:: TASK ITEM ::
From the data below, return each line in which the string "What" is found.

Stored items:
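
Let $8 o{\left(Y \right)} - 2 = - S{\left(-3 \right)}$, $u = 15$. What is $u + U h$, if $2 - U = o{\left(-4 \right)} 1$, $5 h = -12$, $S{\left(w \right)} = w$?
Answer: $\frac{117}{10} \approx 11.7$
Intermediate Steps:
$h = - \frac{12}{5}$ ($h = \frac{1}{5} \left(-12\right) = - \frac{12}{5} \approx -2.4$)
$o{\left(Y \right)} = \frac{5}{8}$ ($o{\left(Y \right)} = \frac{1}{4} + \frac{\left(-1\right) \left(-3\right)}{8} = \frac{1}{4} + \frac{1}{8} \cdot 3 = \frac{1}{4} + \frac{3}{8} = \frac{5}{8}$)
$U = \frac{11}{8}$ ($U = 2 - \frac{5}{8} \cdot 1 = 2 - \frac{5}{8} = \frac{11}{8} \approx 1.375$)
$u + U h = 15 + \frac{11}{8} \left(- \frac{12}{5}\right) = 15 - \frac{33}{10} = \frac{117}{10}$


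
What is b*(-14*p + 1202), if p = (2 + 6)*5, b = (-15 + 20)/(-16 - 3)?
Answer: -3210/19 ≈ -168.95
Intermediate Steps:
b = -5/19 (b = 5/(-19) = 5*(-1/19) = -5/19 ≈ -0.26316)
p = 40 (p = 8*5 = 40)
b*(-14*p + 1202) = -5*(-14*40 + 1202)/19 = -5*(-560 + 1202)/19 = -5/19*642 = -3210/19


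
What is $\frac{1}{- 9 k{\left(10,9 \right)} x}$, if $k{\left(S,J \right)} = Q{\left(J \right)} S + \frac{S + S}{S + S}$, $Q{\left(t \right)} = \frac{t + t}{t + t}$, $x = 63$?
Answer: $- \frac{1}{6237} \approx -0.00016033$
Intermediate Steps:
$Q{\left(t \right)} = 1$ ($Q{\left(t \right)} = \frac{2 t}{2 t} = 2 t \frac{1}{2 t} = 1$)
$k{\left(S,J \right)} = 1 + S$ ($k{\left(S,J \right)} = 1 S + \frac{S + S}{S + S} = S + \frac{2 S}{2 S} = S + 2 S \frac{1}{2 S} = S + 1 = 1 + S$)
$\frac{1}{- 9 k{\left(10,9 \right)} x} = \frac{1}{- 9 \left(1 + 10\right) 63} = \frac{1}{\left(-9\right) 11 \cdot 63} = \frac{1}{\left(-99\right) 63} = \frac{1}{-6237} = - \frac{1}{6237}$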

:: SOLVED PROBLEM ::
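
Let $8 o{\left(Y \right)} - 2 = - S{\left(-3 \right)}$, $u = 15$. What is $u + U h$, if $2 - U = o{\left(-4 \right)} 1$, $5 h = -12$, $S{\left(w \right)} = w$?
What is b*(-14*p + 1202), if p = (2 + 6)*5, b = (-15 + 20)/(-16 - 3)?
What is $\frac{1}{- 9 k{\left(10,9 \right)} x}$, if $k{\left(S,J \right)} = Q{\left(J \right)} S + \frac{S + S}{S + S}$, $Q{\left(t \right)} = \frac{t + t}{t + t}$, $x = 63$?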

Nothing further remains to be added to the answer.